**PROMPT**
Write out every entry again exactly as it stands.
[[ GIVEN ENTRIES open ]]
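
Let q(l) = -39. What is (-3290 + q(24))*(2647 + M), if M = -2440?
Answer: -689103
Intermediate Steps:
(-3290 + q(24))*(2647 + M) = (-3290 - 39)*(2647 - 2440) = -3329*207 = -689103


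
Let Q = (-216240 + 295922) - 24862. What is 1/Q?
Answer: 1/54820 ≈ 1.8242e-5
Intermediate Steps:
Q = 54820 (Q = 79682 - 24862 = 54820)
1/Q = 1/54820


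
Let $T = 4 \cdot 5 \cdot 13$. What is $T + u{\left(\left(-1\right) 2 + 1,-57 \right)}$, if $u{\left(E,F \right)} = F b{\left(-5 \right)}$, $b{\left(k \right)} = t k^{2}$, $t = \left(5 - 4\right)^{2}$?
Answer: $-1165$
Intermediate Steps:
$t = 1$ ($t = 1^{2} = 1$)
$b{\left(k \right)} = k^{2}$ ($b{\left(k \right)} = 1 k^{2} = k^{2}$)
$T = 260$ ($T = 20 \cdot 13 = 260$)
$u{\left(E,F \right)} = 25 F$ ($u{\left(E,F \right)} = F \left(-5\right)^{2} = F 25 = 25 F$)
$T + u{\left(\left(-1\right) 2 + 1,-57 \right)} = 260 + 25 \left(-57\right) = 260 - 1425 = -1165$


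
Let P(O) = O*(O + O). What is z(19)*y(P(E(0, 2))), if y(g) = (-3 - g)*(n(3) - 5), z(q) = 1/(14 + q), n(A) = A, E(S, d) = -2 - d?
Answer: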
[[ GIVEN ENTRIES closed ]]
**ANSWER BELOW**
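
Let q(l) = -39. What is (-3290 + q(24))*(2647 + M), if M = -2440?
Answer: -689103
Intermediate Steps:
(-3290 + q(24))*(2647 + M) = (-3290 - 39)*(2647 - 2440) = -3329*207 = -689103


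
Let Q = (-216240 + 295922) - 24862. What is 1/Q?
Answer: 1/54820 ≈ 1.8242e-5
Intermediate Steps:
Q = 54820 (Q = 79682 - 24862 = 54820)
1/Q = 1/54820


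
Let $T = 4 \cdot 5 \cdot 13$. What is $T + u{\left(\left(-1\right) 2 + 1,-57 \right)}$, if $u{\left(E,F \right)} = F b{\left(-5 \right)}$, $b{\left(k \right)} = t k^{2}$, $t = \left(5 - 4\right)^{2}$?
Answer: $-1165$
Intermediate Steps:
$t = 1$ ($t = 1^{2} = 1$)
$b{\left(k \right)} = k^{2}$ ($b{\left(k \right)} = 1 k^{2} = k^{2}$)
$T = 260$ ($T = 20 \cdot 13 = 260$)
$u{\left(E,F \right)} = 25 F$ ($u{\left(E,F \right)} = F \left(-5\right)^{2} = F 25 = 25 F$)
$T + u{\left(\left(-1\right) 2 + 1,-57 \right)} = 260 + 25 \left(-57\right) = 260 - 1425 = -1165$


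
Let P(O) = O*(O + O). What is z(19)*y(P(E(0, 2))), if y(g) = (-3 - g)*(n(3) - 5), z(q) = 1/(14 + q), n(A) = A, E(S, d) = -2 - d?
Answer: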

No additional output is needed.